* [ACTION ITEM] What is needed here is an exact repetition of the records below, beginning at the line that has "8. query(0,2)" and stopping after the line that has "(1,0) r=128 g=147 b=74 α=3/8".
+-------+
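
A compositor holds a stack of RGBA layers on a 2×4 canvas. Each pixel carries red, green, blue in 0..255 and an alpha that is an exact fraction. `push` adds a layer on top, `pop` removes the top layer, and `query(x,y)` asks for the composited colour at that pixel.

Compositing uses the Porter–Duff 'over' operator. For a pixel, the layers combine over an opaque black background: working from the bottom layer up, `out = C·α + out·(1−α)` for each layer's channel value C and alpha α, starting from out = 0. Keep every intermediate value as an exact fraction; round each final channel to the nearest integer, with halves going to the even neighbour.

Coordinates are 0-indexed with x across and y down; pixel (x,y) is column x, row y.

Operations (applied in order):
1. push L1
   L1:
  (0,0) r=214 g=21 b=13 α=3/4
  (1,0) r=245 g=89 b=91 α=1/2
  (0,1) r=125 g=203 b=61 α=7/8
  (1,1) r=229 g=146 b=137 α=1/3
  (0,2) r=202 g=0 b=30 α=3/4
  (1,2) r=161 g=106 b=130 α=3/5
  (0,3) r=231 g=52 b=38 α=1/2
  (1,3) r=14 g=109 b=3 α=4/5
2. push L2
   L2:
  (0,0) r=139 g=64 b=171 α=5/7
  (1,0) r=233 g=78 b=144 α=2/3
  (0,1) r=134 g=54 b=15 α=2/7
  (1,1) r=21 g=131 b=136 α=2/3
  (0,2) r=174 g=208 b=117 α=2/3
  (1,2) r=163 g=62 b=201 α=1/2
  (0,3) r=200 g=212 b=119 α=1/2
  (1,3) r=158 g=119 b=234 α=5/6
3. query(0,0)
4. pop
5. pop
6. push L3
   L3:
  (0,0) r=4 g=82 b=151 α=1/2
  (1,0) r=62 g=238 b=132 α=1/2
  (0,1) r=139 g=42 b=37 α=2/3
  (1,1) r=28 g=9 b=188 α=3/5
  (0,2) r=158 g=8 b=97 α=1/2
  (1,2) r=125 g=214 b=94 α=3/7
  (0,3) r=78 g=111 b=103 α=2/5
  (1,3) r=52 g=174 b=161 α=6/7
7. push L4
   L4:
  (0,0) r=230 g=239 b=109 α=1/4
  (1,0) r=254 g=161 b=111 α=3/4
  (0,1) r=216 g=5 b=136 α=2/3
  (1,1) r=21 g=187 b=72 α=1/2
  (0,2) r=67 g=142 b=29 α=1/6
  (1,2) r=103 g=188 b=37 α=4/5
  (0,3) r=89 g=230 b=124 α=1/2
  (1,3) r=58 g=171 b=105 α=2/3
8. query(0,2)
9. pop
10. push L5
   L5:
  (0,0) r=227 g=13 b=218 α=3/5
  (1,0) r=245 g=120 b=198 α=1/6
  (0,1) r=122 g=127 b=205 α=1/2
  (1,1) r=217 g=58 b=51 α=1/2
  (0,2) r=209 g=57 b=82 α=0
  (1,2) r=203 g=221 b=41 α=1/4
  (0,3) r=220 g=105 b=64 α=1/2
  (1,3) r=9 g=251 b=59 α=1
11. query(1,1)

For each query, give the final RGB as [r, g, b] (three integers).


(0,0) stack=L1,L2; from [0,0,0]:
after L1 α=3/4: [321/2, 63/4, 39/4]
after L2 α=5/7: [1016/7, 703/14, 1749/14]
rounded: [145, 50, 125]

(0,2) stack=L3,L4; from [0,0,0]:
+L3 (α=1/2) → [79, 4, 97/2]
+L4 (α=1/6) → [77, 27, 181/4]
= [77, 27, 45]

(1,1) stack=L3,L5; from [0,0,0]:
L3 α=3/5: [84/5, 27/5, 564/5]
L5 α=1/2: [1169/10, 317/10, 819/10]
→ [117, 32, 82]


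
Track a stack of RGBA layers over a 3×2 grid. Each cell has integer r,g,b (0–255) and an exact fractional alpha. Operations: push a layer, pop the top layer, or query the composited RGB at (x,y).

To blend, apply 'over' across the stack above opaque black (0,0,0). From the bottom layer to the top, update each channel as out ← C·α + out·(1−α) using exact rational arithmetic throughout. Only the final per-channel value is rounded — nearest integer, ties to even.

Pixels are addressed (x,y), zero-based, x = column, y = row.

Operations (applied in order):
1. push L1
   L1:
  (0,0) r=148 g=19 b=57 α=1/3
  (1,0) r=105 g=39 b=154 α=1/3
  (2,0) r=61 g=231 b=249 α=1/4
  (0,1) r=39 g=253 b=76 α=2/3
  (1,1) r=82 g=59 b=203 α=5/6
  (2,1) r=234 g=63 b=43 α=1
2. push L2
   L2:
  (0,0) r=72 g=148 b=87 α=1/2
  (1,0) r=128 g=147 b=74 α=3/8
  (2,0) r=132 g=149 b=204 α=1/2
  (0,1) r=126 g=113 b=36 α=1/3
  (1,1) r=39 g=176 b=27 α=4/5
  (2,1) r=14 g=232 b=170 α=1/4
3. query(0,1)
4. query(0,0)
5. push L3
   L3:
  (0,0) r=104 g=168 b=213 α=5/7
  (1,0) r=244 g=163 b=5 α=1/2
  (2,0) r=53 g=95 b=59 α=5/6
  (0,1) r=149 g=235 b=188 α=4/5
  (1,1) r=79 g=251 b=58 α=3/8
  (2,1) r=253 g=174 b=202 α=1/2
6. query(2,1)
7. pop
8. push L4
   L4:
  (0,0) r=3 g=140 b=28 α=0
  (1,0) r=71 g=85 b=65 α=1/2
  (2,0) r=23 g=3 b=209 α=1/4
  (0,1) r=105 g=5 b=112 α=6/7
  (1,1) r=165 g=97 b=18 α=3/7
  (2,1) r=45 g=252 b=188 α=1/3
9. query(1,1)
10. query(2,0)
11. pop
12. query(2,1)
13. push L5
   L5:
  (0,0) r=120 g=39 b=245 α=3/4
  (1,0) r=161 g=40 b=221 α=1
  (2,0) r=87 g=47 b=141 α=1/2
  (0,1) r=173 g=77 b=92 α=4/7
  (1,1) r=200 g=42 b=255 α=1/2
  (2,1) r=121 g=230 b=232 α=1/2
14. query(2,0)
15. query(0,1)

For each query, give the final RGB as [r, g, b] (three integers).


query (0,1) [L1,L2] — begin 0,0,0
after L1 α=2/3: [26, 506/3, 152/3]
after L2 α=1/3: [178/3, 1351/9, 412/9]
= [59, 150, 46]

query (0,0) [L1,L2] — begin 0,0,0
+L1 (α=1/3) → [148/3, 19/3, 19]
+L2 (α=1/2) → [182/3, 463/6, 53]
rounded: [61, 77, 53]

(2,1) stack=L1,L2,L3; from [0,0,0]:
after L1 α=1: [234, 63, 43]
after L2 α=1/4: [179, 421/4, 299/4]
after L3 α=1/2: [216, 1117/8, 1107/8]
= [216, 140, 138]

(1,1) stack=L1,L2,L4; from [0,0,0]:
L1 α=5/6: [205/3, 295/6, 1015/6]
L2 α=4/5: [673/15, 4519/30, 1663/30]
L4 α=3/7: [10117/105, 13403/105, 4136/105]
rounded: [96, 128, 39]

query (2,0) [L1,L2,L4] — begin 0,0,0
+L1 (α=1/4) → [61/4, 231/4, 249/4]
+L2 (α=1/2) → [589/8, 827/8, 1065/8]
+L4 (α=1/4) → [1951/32, 2505/32, 4867/32]
= [61, 78, 152]

query (2,1) [L1,L2] — begin 0,0,0
L1 α=1: [234, 63, 43]
L2 α=1/4: [179, 421/4, 299/4]
= [179, 105, 75]

query (2,0) [L1,L2,L5] — begin 0,0,0
+L1 (α=1/4) → [61/4, 231/4, 249/4]
+L2 (α=1/2) → [589/8, 827/8, 1065/8]
+L5 (α=1/2) → [1285/16, 1203/16, 2193/16]
rounded: [80, 75, 137]

at x=0,y=1 over L1,L2,L5:
after L1 α=2/3: [26, 506/3, 152/3]
after L2 α=1/3: [178/3, 1351/9, 412/9]
after L5 α=4/7: [870/7, 325/3, 1516/21]
→ [124, 108, 72]


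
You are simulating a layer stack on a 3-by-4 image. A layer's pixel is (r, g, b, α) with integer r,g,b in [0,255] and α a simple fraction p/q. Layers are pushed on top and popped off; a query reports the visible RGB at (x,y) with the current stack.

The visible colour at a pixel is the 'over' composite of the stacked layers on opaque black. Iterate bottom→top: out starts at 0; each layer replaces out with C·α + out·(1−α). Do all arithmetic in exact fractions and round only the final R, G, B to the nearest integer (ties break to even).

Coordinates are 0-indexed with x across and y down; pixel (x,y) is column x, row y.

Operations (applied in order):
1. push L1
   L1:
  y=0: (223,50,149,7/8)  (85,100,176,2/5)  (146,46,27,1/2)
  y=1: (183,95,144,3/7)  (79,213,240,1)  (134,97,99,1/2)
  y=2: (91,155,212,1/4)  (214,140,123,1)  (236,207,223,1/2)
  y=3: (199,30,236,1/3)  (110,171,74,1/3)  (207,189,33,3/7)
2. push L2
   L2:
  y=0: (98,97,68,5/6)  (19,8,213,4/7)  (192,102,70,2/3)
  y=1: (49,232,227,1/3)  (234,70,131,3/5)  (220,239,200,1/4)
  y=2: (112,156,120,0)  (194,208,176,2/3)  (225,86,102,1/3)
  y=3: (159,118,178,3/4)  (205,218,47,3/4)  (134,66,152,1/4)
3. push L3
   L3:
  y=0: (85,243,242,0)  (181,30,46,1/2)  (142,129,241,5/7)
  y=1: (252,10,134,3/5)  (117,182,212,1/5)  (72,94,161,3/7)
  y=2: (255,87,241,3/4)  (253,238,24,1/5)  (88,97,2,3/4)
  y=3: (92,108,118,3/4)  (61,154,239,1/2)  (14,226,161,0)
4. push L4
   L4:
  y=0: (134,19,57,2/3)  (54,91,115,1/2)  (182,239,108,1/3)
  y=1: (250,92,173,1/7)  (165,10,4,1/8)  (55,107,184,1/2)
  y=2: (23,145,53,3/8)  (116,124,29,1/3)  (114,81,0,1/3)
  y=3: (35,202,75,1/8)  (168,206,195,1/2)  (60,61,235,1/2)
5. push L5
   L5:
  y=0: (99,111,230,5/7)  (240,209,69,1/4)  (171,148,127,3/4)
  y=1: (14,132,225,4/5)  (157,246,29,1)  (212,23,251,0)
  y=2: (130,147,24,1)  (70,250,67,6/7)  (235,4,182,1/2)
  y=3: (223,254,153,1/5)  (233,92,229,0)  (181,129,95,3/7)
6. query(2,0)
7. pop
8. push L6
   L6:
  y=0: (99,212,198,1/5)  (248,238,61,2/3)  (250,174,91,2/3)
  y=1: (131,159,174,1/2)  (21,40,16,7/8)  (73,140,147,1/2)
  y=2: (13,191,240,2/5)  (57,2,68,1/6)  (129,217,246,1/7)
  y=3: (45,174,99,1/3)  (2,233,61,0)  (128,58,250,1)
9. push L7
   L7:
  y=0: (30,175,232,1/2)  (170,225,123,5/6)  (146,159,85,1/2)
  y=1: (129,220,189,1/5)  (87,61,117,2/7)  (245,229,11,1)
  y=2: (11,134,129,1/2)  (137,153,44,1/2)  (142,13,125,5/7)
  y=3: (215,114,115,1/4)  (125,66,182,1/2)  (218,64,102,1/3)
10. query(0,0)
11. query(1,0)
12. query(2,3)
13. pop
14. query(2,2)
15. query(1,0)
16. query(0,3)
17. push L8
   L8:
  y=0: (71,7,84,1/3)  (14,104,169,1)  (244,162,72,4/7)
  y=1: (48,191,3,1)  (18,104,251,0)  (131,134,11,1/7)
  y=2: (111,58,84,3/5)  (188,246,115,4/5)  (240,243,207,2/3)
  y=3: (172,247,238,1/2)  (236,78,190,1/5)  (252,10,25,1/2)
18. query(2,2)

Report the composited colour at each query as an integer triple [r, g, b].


(2,0) stack=L1,L2,L3,L4,L5; from [0,0,0]:
after L1 α=1/2: [73, 23, 27/2]
after L2 α=2/3: [457/3, 227/3, 307/6]
after L3 α=5/7: [3044/21, 2389/21, 3922/21]
after L4 α=1/3: [9910/63, 9797/63, 10112/63]
after L5 α=3/4: [42229/252, 37769/252, 34115/252]
= [168, 150, 135]

query (0,0) [L1,L2,L3,L4,L6,L7] — begin 0,0,0
L1 α=7/8: [1561/8, 175/4, 1043/8]
L2 α=5/6: [1827/16, 705/8, 3763/48]
L3 α=0: [1827/16, 705/8, 3763/48]
L4 α=2/3: [6115/48, 1009/24, 9235/144]
L6 α=1/5: [7303/60, 2281/30, 16363/180]
L7 α=1/2: [9103/120, 7531/60, 58123/360]
= [76, 126, 161]

at x=1,y=0 over L1,L2,L3,L4,L6,L7:
after L1 α=2/5: [34, 40, 352/5]
after L2 α=4/7: [178/7, 152/7, 5316/35]
after L3 α=1/2: [1445/14, 181/7, 3463/35]
after L4 α=1/2: [2201/28, 409/7, 3744/35]
after L6 α=2/3: [5363/28, 1247/7, 8014/105]
after L7 α=5/6: [9721/56, 4561/21, 72589/630]
= [174, 217, 115]

(2,3) stack=L1,L2,L3,L4,L6,L7; from [0,0,0]:
+L1 (α=3/7) → [621/7, 81, 99/7]
+L2 (α=1/4) → [2801/28, 309/4, 1361/28]
+L3 (α=0) → [2801/28, 309/4, 1361/28]
+L4 (α=1/2) → [4481/56, 553/8, 7941/56]
+L6 (α=1) → [128, 58, 250]
+L7 (α=1/3) → [158, 60, 602/3]
= [158, 60, 201]

(2,2) stack=L1,L2,L3,L4,L6; from [0,0,0]:
+L1 (α=1/2) → [118, 207/2, 223/2]
+L2 (α=1/3) → [461/3, 293/3, 325/3]
+L3 (α=3/4) → [1253/12, 583/6, 343/12]
+L4 (α=1/3) → [1937/18, 826/9, 343/18]
+L6 (α=1/7) → [332/3, 329/3, 1081/21]
= [111, 110, 51]

at x=1,y=0 over L1,L2,L3,L4,L6:
+L1 (α=2/5) → [34, 40, 352/5]
+L2 (α=4/7) → [178/7, 152/7, 5316/35]
+L3 (α=1/2) → [1445/14, 181/7, 3463/35]
+L4 (α=1/2) → [2201/28, 409/7, 3744/35]
+L6 (α=2/3) → [5363/28, 1247/7, 8014/105]
rounded: [192, 178, 76]

query (0,3) [L1,L2,L3,L4,L6] — begin 0,0,0
+L1 (α=1/3) → [199/3, 10, 236/3]
+L2 (α=3/4) → [815/6, 91, 919/6]
+L3 (α=3/4) → [2471/24, 415/4, 3043/24]
+L4 (α=1/8) → [18137/192, 3713/32, 23101/192]
+L6 (α=1/3) → [22457/288, 6497/48, 32605/288]
→ [78, 135, 113]

at x=2,y=2 over L1,L2,L3,L4,L6,L8:
L1 α=1/2: [118, 207/2, 223/2]
L2 α=1/3: [461/3, 293/3, 325/3]
L3 α=3/4: [1253/12, 583/6, 343/12]
L4 α=1/3: [1937/18, 826/9, 343/18]
L6 α=1/7: [332/3, 329/3, 1081/21]
L8 α=2/3: [1772/9, 1787/9, 9775/63]
rounded: [197, 199, 155]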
+-------+
* [RESPONSE TO THE EXERCISE]
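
8. query(0,2)
9. pop
10. push L5
   L5:
  (0,0) r=227 g=13 b=218 α=3/5
  (1,0) r=245 g=120 b=198 α=1/6
  (0,1) r=122 g=127 b=205 α=1/2
  (1,1) r=217 g=58 b=51 α=1/2
  (0,2) r=209 g=57 b=82 α=0
  (1,2) r=203 g=221 b=41 α=1/4
  (0,3) r=220 g=105 b=64 α=1/2
  (1,3) r=9 g=251 b=59 α=1
11. query(1,1)

For each query, give the final RGB as [r, g, b] (three integers).


(0,0) stack=L1,L2; from [0,0,0]:
after L1 α=3/4: [321/2, 63/4, 39/4]
after L2 α=5/7: [1016/7, 703/14, 1749/14]
rounded: [145, 50, 125]

(0,2) stack=L3,L4; from [0,0,0]:
+L3 (α=1/2) → [79, 4, 97/2]
+L4 (α=1/6) → [77, 27, 181/4]
= [77, 27, 45]

(1,1) stack=L3,L5; from [0,0,0]:
L3 α=3/5: [84/5, 27/5, 564/5]
L5 α=1/2: [1169/10, 317/10, 819/10]
→ [117, 32, 82]


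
Track a stack of RGBA layers over a 3×2 grid. Each cell has integer r,g,b (0–255) and an exact fractional alpha. Operations: push a layer, pop the top layer, or query the composited RGB at (x,y).

To blend, apply 'over' across the stack above opaque black (0,0,0). From the bottom layer to the top, update each channel as out ← C·α + out·(1−α) using exact rational arithmetic throughout. Only the final per-channel value is rounded — nearest integer, ties to even.

Pixels are addressed (x,y), zero-based, x = column, y = row.

Operations (applied in order):
1. push L1
   L1:
  (0,0) r=148 g=19 b=57 α=1/3
  (1,0) r=105 g=39 b=154 α=1/3
  (2,0) r=61 g=231 b=249 α=1/4
  (0,1) r=39 g=253 b=76 α=2/3
  (1,1) r=82 g=59 b=203 α=5/6
  (2,1) r=234 g=63 b=43 α=1
2. push L2
   L2:
  (0,0) r=72 g=148 b=87 α=1/2
  (1,0) r=128 g=147 b=74 α=3/8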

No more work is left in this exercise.